- _TASK OBJECTIVE_: Reproduce each entry exactly.

- _EXERCISE DATA_:
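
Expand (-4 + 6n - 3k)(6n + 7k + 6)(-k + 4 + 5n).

-146kn - 72n + 204n^2 - 38k^2 - 160k - 96 + 84kn^2 + 180n^3 - 129k^2n + 21k^3

(-4 + 6n - 3k)(6n + 7k + 6)(-k + 4 + 5n)
= (-24n - 28k - 24 + 36n^2 + 42kn + 36n - 18kn - 21k^2 - 18k)(-k + 4 + 5n)    [distributive law]
= (12n - 46k - 24 + 36n^2 + 24kn - 21k^2)(-k + 4 + 5n)    [combine like terms]
= -12kn + 48n + 60n^2 + 46k^2 - 184k - 230kn + 24k - 96 - 120n - 36kn^2 + 144n^2 + 180n^3 - 24k^2n + 96kn + 120kn^2 + 21k^3 - 84k^2 - 105k^2n    [distributive law]
= -146kn - 72n + 204n^2 - 38k^2 - 160k - 96 + 84kn^2 + 180n^3 - 129k^2n + 21k^3    [combine like terms]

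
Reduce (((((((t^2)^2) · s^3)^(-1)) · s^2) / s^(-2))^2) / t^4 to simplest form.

(((((((t^2)^2) · s^3)^(-1)) · s^2) / s^(-2))^2) / t^4
= (((((((t^2)^2) · s^3)^(-1)) · s^2)^2) / ((s^(-2))^2)) / t^4    [power of a quotient]
= (((((((t^2)^2) · s^3)^(-1))^2) · ((s^2)^2)) / ((s^(-2))^2)) / t^4    [power of a product]
= ((((((t^2)^2) · s^3)^(-2)) · ((s^2)^2)) / ((s^(-2))^2)) / t^4    [power of a power]
= ((((((t^2)^2)^(-2)) · ((s^3)^(-2))) · ((s^2)^2)) / ((s^(-2))^2)) / t^4    [power of a product]
= (((((t^2)^(-4)) · ((s^3)^(-2))) · ((s^2)^2)) / ((s^(-2))^2)) / t^4    [power of a power]
= (((t^(-8) · ((s^3)^(-2))) · ((s^2)^2)) / ((s^(-2))^2)) / t^4    [power of a power]
= (((t^(-8) · s^(-6)) · ((s^2)^2)) / ((s^(-2))^2)) / t^4    [power of a power]
= (((t^(-8) · s^(-6)) · s^4) / ((s^(-2))^2)) / t^4    [power of a power]
= (((t^(-8) · s^(-6)) · s^4) / s^(-4)) / t^4    [power of a power]
= s^2t^(-12)    [quotient of powers; product of powers]

s^2t^(-12)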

- _WRITTEN SOLUTION_:
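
Expand (-4 + 6n - 3k)(6n + 7k + 6)(-k + 4 + 5n).

-146kn - 72n + 204n^2 - 38k^2 - 160k - 96 + 84kn^2 + 180n^3 - 129k^2n + 21k^3

(-4 + 6n - 3k)(6n + 7k + 6)(-k + 4 + 5n)
= (-24n - 28k - 24 + 36n^2 + 42kn + 36n - 18kn - 21k^2 - 18k)(-k + 4 + 5n)    [distributive law]
= (12n - 46k - 24 + 36n^2 + 24kn - 21k^2)(-k + 4 + 5n)    [combine like terms]
= -12kn + 48n + 60n^2 + 46k^2 - 184k - 230kn + 24k - 96 - 120n - 36kn^2 + 144n^2 + 180n^3 - 24k^2n + 96kn + 120kn^2 + 21k^3 - 84k^2 - 105k^2n    [distributive law]
= -146kn - 72n + 204n^2 - 38k^2 - 160k - 96 + 84kn^2 + 180n^3 - 129k^2n + 21k^3    [combine like terms]

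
Reduce (((((((t^2)^2) · s^3)^(-1)) · s^2) / s^(-2))^2) / t^4 to simplest form.

(((((((t^2)^2) · s^3)^(-1)) · s^2) / s^(-2))^2) / t^4
= (((((((t^2)^2) · s^3)^(-1)) · s^2)^2) / ((s^(-2))^2)) / t^4    [power of a quotient]
= (((((((t^2)^2) · s^3)^(-1))^2) · ((s^2)^2)) / ((s^(-2))^2)) / t^4    [power of a product]
= ((((((t^2)^2) · s^3)^(-2)) · ((s^2)^2)) / ((s^(-2))^2)) / t^4    [power of a power]
= ((((((t^2)^2)^(-2)) · ((s^3)^(-2))) · ((s^2)^2)) / ((s^(-2))^2)) / t^4    [power of a product]
= (((((t^2)^(-4)) · ((s^3)^(-2))) · ((s^2)^2)) / ((s^(-2))^2)) / t^4    [power of a power]
= (((t^(-8) · ((s^3)^(-2))) · ((s^2)^2)) / ((s^(-2))^2)) / t^4    [power of a power]
= (((t^(-8) · s^(-6)) · ((s^2)^2)) / ((s^(-2))^2)) / t^4    [power of a power]
= (((t^(-8) · s^(-6)) · s^4) / ((s^(-2))^2)) / t^4    [power of a power]
= (((t^(-8) · s^(-6)) · s^4) / s^(-4)) / t^4    [power of a power]
= s^2t^(-12)    [quotient of powers; product of powers]

s^2t^(-12)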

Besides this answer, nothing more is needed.